Saved entries
-.-.-
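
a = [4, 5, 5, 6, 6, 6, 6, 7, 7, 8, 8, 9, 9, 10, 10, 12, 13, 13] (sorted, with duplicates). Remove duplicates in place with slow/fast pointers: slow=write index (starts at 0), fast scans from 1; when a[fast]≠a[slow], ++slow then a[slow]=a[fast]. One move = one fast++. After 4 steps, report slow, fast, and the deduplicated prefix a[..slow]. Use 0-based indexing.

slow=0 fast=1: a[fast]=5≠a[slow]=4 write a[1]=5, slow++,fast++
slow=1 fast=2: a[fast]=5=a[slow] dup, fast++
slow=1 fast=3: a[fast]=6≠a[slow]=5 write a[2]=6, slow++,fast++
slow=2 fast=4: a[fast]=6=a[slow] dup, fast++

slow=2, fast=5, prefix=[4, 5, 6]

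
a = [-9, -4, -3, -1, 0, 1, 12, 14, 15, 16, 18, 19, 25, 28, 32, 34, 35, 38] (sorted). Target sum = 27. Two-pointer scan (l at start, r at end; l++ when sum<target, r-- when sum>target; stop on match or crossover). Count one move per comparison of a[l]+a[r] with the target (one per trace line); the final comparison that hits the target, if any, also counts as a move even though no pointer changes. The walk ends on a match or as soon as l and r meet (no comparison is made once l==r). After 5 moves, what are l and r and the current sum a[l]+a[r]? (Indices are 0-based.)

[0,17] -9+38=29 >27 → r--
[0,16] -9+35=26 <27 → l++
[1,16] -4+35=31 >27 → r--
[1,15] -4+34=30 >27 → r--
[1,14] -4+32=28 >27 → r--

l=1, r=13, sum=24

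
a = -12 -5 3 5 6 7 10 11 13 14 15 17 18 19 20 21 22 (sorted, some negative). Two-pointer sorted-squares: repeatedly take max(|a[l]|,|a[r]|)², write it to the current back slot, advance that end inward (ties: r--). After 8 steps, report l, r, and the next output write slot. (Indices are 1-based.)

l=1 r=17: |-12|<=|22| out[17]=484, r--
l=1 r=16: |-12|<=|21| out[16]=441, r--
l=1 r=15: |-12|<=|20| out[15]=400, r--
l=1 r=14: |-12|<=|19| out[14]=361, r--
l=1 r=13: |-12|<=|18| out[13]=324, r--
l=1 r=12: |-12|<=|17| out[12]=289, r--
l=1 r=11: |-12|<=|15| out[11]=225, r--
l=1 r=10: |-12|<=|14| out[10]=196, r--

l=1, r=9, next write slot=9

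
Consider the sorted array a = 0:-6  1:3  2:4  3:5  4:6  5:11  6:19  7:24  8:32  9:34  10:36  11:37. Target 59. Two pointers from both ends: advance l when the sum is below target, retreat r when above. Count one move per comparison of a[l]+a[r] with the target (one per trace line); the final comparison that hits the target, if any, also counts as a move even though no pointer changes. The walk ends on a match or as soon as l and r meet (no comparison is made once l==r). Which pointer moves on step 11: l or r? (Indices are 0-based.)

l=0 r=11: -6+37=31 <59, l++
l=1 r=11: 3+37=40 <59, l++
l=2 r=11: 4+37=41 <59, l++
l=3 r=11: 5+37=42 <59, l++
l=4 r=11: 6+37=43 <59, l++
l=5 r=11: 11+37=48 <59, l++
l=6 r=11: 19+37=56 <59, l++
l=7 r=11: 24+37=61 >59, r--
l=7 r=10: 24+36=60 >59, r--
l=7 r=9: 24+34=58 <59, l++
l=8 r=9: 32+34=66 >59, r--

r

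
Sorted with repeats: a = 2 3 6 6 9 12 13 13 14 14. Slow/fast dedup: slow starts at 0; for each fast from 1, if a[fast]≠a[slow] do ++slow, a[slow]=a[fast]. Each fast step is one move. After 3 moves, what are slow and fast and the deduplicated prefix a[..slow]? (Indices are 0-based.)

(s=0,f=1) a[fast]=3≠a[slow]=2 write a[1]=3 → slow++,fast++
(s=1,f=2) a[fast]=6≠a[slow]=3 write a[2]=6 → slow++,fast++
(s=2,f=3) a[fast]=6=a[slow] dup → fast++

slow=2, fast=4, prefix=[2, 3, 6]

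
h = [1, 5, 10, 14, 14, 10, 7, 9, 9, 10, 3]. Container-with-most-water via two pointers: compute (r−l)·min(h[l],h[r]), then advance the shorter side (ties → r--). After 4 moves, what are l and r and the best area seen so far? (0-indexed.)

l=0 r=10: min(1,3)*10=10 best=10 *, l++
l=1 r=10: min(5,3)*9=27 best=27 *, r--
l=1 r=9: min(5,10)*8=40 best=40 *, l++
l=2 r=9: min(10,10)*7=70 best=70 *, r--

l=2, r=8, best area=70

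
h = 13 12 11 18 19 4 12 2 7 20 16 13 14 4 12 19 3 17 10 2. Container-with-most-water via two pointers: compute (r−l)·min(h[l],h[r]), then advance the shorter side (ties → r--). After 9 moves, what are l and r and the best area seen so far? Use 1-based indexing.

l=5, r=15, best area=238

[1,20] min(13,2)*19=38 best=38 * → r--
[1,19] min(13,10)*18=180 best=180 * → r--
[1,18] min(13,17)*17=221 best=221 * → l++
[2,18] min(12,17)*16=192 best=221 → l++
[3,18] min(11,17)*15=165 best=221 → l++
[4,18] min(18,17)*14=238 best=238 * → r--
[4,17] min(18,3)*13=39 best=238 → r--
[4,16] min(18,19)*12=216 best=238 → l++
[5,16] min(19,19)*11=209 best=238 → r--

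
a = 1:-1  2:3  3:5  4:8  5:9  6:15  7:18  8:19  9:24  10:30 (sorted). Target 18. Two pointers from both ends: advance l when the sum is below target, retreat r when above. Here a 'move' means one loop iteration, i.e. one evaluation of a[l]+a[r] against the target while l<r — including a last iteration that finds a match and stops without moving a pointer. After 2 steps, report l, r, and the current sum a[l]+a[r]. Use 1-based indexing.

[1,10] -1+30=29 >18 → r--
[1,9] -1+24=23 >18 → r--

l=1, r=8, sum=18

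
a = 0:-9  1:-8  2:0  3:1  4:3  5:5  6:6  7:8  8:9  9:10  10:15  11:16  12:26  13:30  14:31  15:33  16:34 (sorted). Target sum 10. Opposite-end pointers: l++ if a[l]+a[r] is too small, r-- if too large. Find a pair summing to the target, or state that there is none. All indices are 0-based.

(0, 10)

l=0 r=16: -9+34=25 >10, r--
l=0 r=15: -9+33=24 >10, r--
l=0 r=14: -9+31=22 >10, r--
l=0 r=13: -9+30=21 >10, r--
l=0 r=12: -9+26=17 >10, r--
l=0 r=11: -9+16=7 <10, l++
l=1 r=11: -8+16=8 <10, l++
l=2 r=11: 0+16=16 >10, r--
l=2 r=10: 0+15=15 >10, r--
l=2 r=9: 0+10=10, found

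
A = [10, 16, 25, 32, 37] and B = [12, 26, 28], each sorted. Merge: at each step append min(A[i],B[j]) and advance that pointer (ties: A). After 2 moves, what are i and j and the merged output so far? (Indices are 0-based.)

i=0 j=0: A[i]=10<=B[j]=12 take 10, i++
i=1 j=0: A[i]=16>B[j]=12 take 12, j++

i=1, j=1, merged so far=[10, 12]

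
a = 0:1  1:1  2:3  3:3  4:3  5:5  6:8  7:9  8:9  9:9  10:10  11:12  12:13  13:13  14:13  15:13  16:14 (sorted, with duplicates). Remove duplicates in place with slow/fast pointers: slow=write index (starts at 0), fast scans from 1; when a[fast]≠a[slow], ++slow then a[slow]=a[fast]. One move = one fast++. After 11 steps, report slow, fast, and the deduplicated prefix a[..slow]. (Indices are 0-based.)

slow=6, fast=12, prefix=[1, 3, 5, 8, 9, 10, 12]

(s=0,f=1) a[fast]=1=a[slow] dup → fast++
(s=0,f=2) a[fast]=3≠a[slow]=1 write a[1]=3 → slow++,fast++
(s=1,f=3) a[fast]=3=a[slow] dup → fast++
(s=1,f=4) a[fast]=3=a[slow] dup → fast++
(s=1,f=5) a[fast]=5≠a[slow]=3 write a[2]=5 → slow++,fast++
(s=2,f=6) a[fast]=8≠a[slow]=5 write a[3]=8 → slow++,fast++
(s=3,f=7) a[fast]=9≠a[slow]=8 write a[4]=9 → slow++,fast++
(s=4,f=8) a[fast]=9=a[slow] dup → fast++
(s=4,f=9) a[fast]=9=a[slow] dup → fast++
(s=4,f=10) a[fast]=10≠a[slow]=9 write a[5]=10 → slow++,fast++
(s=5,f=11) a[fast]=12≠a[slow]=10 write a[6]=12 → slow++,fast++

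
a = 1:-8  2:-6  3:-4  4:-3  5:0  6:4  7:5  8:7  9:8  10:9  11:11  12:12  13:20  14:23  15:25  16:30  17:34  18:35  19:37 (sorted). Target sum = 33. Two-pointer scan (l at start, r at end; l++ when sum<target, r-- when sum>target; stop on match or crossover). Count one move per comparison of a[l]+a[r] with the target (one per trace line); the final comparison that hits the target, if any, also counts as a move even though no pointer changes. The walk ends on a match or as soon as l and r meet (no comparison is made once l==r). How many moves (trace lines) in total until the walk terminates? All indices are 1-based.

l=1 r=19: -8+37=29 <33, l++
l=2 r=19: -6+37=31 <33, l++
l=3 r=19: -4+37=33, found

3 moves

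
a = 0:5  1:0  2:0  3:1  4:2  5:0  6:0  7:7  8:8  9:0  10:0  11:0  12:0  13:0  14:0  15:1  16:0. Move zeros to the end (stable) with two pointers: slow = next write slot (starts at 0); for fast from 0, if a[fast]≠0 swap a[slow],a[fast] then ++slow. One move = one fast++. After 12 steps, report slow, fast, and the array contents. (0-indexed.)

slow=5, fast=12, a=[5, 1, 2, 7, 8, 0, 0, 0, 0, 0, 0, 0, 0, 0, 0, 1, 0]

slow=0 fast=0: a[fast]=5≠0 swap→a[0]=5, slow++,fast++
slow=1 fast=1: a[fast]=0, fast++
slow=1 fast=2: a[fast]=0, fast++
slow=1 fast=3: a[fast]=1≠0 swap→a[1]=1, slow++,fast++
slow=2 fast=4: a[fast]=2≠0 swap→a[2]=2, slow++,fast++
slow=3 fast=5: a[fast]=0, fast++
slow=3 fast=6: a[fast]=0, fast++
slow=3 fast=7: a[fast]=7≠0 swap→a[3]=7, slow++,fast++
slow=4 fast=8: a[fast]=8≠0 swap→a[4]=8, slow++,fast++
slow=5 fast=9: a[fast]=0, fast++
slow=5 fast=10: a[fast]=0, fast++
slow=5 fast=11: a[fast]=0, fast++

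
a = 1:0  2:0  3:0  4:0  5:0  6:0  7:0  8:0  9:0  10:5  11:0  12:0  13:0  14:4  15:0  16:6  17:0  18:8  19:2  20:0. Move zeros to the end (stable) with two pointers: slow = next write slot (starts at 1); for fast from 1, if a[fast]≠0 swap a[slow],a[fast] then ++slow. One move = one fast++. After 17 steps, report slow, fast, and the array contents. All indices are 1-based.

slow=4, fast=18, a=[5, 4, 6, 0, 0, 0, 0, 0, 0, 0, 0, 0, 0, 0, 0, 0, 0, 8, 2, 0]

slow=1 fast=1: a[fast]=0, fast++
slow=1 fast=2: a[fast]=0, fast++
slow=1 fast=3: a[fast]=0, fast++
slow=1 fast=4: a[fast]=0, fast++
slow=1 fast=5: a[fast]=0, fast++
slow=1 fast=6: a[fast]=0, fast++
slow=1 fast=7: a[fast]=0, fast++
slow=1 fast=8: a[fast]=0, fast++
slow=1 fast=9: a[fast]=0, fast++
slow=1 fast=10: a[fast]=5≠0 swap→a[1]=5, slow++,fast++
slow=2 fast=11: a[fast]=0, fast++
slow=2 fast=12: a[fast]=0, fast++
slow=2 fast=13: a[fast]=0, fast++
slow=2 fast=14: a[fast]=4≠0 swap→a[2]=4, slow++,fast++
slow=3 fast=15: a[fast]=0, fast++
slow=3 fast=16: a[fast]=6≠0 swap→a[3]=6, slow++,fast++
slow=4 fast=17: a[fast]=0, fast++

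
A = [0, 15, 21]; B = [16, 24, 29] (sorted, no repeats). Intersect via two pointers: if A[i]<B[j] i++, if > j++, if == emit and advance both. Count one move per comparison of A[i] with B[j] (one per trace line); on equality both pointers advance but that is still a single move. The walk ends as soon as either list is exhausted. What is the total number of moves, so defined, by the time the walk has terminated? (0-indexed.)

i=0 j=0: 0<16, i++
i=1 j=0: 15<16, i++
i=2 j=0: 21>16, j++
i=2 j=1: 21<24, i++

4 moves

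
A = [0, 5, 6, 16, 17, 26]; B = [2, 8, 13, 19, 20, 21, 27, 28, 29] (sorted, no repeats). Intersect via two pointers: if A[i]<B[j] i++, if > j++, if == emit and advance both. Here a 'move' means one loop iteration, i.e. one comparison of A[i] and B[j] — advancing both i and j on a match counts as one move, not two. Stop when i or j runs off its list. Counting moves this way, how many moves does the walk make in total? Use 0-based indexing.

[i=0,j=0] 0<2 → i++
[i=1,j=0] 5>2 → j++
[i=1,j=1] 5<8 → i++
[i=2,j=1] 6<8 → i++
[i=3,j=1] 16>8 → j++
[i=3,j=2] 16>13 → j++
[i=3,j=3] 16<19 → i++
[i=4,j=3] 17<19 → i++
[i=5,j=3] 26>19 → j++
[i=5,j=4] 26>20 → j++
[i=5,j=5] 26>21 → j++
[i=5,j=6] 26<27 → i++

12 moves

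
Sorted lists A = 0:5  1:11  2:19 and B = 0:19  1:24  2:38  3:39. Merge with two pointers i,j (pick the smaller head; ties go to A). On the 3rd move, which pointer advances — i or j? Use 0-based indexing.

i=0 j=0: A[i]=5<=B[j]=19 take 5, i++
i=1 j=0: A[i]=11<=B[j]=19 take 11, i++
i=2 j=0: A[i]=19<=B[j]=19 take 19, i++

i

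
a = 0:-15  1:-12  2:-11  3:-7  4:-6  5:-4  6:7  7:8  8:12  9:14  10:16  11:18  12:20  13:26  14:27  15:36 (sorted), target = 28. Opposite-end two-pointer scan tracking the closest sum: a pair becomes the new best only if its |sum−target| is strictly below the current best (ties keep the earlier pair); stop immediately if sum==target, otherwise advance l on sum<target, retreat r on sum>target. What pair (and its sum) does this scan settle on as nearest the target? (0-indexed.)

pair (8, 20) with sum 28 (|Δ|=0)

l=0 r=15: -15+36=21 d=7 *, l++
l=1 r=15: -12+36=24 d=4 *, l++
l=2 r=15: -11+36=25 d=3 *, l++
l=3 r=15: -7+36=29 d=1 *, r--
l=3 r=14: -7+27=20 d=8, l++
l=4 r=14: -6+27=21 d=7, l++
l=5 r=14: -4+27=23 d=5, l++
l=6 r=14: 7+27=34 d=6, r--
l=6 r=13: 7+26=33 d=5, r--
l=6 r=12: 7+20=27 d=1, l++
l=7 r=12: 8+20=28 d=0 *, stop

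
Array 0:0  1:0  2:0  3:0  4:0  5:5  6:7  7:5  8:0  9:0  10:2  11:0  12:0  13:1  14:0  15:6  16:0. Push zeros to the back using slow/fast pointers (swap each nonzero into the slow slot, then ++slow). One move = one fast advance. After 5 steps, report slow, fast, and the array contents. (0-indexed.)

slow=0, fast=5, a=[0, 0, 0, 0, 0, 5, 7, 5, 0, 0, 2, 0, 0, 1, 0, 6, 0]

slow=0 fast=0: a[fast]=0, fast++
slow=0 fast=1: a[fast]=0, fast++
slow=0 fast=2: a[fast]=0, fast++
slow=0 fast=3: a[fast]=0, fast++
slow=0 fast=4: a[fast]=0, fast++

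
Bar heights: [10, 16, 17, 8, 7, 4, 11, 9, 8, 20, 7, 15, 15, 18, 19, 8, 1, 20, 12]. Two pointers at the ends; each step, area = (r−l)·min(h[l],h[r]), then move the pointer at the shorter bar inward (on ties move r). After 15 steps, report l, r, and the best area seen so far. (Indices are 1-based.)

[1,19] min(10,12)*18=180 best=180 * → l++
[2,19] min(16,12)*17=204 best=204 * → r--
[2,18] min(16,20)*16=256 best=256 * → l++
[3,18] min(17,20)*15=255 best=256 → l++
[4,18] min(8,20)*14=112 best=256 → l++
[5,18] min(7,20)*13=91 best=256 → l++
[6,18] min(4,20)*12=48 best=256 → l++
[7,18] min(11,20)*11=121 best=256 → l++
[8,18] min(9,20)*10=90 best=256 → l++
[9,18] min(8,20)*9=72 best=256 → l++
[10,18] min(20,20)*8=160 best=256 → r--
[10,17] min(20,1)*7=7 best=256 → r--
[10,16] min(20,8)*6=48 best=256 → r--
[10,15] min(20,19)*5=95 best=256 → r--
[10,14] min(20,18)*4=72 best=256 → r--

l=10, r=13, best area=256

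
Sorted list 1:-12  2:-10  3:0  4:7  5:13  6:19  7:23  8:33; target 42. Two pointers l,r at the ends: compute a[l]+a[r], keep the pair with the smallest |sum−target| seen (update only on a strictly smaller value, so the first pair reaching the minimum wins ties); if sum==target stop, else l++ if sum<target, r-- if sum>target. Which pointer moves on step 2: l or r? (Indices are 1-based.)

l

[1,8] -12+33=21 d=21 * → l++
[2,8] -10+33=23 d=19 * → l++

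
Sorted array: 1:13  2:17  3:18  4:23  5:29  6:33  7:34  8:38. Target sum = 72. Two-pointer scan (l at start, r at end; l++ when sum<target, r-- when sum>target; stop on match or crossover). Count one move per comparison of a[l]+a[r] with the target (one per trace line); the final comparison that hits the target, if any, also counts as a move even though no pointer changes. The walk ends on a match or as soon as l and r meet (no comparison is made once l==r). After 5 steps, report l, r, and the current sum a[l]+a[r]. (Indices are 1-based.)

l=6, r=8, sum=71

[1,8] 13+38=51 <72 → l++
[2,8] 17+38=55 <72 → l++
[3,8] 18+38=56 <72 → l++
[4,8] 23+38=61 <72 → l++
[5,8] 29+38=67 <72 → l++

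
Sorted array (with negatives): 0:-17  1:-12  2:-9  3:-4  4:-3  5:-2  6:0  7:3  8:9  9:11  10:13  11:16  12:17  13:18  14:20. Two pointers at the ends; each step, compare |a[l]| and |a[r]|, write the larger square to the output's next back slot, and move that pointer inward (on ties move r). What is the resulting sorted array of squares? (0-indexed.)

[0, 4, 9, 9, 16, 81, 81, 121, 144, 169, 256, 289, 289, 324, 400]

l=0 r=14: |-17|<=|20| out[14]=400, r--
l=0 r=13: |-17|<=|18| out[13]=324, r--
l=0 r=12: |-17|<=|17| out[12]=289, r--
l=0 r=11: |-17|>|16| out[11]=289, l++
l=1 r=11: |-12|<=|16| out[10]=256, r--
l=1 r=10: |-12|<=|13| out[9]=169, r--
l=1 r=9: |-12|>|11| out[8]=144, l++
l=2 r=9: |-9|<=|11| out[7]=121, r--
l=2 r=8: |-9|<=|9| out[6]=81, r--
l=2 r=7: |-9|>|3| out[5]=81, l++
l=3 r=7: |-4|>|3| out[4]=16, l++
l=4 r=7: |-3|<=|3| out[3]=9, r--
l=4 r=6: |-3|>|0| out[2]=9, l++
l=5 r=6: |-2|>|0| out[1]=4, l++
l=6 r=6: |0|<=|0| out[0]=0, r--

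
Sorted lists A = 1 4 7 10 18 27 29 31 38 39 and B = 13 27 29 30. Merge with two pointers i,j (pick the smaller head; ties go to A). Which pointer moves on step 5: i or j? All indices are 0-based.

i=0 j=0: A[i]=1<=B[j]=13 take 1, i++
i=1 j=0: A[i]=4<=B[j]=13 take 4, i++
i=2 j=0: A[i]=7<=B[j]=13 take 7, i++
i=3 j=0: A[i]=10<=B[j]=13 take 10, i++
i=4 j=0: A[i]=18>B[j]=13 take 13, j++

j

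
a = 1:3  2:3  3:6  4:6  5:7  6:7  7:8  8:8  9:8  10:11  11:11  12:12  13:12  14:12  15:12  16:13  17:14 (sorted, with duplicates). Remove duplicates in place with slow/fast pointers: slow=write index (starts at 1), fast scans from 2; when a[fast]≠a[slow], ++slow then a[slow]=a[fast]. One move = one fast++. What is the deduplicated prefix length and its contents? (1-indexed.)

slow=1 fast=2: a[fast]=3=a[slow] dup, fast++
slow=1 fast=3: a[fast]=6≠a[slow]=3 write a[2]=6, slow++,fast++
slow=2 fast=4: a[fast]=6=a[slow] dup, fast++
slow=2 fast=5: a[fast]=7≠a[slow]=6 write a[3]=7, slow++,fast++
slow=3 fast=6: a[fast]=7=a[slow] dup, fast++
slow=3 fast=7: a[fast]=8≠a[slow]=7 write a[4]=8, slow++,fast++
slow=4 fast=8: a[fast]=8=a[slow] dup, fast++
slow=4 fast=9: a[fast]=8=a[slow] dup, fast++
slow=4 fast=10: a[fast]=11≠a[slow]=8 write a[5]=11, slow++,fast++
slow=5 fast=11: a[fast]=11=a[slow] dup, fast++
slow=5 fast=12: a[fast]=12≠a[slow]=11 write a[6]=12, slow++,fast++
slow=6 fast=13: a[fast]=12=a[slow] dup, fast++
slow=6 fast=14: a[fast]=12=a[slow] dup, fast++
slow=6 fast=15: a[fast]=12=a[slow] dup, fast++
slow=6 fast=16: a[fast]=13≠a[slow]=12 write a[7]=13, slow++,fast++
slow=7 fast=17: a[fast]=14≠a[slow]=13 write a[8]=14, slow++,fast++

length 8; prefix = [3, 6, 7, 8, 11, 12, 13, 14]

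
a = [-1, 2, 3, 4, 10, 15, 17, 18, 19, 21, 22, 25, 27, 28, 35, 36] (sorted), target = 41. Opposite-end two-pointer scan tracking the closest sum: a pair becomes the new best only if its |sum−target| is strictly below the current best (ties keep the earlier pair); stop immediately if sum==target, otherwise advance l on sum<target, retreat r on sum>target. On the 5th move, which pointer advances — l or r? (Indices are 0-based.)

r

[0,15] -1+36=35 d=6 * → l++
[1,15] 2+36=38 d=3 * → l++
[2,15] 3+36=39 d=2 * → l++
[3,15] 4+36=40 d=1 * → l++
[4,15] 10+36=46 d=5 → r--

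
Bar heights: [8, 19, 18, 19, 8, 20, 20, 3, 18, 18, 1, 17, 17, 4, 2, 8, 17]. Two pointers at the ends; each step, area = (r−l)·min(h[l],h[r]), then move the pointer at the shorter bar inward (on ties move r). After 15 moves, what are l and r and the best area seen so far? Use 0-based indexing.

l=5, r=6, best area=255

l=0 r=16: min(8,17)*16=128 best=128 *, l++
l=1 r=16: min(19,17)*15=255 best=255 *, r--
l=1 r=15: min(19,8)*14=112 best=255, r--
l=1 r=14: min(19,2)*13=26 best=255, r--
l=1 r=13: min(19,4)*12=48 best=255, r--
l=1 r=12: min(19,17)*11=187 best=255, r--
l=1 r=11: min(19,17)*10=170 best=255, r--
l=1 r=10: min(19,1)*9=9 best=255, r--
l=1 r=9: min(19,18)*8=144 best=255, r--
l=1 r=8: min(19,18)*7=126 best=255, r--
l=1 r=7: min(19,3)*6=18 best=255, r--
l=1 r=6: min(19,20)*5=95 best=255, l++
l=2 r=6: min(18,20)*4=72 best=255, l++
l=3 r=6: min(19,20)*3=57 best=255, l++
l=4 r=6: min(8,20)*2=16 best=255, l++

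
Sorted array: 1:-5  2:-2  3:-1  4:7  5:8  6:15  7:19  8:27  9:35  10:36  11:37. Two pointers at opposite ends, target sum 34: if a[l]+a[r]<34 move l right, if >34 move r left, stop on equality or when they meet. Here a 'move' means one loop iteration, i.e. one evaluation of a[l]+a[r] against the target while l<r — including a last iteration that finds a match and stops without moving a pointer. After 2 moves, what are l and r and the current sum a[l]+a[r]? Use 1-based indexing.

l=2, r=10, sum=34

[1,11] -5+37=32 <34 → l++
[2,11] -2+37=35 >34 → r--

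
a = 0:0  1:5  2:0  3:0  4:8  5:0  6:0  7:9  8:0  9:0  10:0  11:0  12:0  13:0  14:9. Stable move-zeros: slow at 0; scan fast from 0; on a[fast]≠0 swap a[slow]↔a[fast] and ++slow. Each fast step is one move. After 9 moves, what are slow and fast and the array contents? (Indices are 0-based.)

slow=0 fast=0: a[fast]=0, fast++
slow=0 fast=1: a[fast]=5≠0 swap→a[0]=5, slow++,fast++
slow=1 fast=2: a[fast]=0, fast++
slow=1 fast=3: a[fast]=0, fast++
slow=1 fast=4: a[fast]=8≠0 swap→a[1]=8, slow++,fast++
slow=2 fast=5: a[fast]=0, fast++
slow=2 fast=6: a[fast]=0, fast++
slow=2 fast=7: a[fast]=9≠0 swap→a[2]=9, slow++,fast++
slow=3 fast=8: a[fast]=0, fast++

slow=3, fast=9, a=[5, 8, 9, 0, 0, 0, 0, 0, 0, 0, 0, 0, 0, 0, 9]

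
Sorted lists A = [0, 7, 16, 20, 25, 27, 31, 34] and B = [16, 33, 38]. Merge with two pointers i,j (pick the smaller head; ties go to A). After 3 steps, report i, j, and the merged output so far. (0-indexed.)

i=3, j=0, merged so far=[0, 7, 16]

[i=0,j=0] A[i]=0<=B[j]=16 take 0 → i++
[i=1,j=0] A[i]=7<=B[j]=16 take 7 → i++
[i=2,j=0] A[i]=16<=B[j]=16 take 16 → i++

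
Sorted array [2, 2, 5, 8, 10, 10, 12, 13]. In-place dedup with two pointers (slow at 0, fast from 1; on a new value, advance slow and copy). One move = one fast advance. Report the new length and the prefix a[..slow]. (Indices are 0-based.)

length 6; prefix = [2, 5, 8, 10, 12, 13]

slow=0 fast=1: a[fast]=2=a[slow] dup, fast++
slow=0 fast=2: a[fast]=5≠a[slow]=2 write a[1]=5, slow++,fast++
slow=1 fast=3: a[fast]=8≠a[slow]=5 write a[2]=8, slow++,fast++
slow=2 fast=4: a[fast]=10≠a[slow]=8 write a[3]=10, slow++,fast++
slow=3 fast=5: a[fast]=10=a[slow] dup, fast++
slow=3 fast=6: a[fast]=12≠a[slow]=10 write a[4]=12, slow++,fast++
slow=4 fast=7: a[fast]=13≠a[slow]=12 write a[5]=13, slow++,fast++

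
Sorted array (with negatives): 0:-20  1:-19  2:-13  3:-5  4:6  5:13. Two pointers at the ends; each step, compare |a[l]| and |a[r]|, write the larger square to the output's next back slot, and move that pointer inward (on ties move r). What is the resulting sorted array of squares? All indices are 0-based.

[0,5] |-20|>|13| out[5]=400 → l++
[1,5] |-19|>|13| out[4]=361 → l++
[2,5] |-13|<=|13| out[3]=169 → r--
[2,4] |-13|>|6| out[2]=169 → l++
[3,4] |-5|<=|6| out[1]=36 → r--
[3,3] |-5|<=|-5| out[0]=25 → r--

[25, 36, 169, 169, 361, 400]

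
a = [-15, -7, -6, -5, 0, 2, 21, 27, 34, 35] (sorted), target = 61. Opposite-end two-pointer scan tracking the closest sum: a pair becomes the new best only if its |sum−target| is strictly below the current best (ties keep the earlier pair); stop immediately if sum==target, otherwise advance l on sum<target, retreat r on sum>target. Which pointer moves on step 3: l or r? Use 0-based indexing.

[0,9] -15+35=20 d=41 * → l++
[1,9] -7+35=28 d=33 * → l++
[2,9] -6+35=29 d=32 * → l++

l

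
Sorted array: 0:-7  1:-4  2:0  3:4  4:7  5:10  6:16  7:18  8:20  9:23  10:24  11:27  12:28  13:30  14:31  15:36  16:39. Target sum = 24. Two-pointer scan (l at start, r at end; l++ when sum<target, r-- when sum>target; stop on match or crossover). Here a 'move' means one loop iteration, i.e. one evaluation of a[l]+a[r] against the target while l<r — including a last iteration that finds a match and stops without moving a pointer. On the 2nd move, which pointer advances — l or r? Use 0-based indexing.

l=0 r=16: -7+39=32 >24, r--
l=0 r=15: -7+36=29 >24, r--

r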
-.-.-
Prompt:
All lines from the one with "Sorted array (with negatives): 0:-20" through the final line above are to be quoted exactly; quote no other line.

Answer below:
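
Sorted array (with negatives): 0:-20  1:-19  2:-13  3:-5  4:6  5:13. Two pointers at the ends; each step, compare |a[l]| and |a[r]|, write the larger square to the output's next back slot, and move that pointer inward (on ties move r). What is the resulting sorted array of squares? All indices are 0-based.

[0,5] |-20|>|13| out[5]=400 → l++
[1,5] |-19|>|13| out[4]=361 → l++
[2,5] |-13|<=|13| out[3]=169 → r--
[2,4] |-13|>|6| out[2]=169 → l++
[3,4] |-5|<=|6| out[1]=36 → r--
[3,3] |-5|<=|-5| out[0]=25 → r--

[25, 36, 169, 169, 361, 400]

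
a = [-15, -7, -6, -5, 0, 2, 21, 27, 34, 35] (sorted), target = 61. Opposite-end two-pointer scan tracking the closest sum: a pair becomes the new best only if its |sum−target| is strictly below the current best (ties keep the earlier pair); stop immediately if sum==target, otherwise advance l on sum<target, retreat r on sum>target. Which pointer moves on step 3: l or r? Use 0-based indexing.

[0,9] -15+35=20 d=41 * → l++
[1,9] -7+35=28 d=33 * → l++
[2,9] -6+35=29 d=32 * → l++

l

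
Sorted array: 0:-7  1:-4  2:0  3:4  4:7  5:10  6:16  7:18  8:20  9:23  10:24  11:27  12:28  13:30  14:31  15:36  16:39. Target sum = 24. Two-pointer scan (l at start, r at end; l++ when sum<target, r-- when sum>target; stop on match or crossover). Here a 'move' means one loop iteration, i.e. one evaluation of a[l]+a[r] against the target while l<r — including a last iteration that finds a match and stops without moving a pointer. On the 2nd move, which pointer advances — l or r? Use 0-based indexing.

l=0 r=16: -7+39=32 >24, r--
l=0 r=15: -7+36=29 >24, r--

r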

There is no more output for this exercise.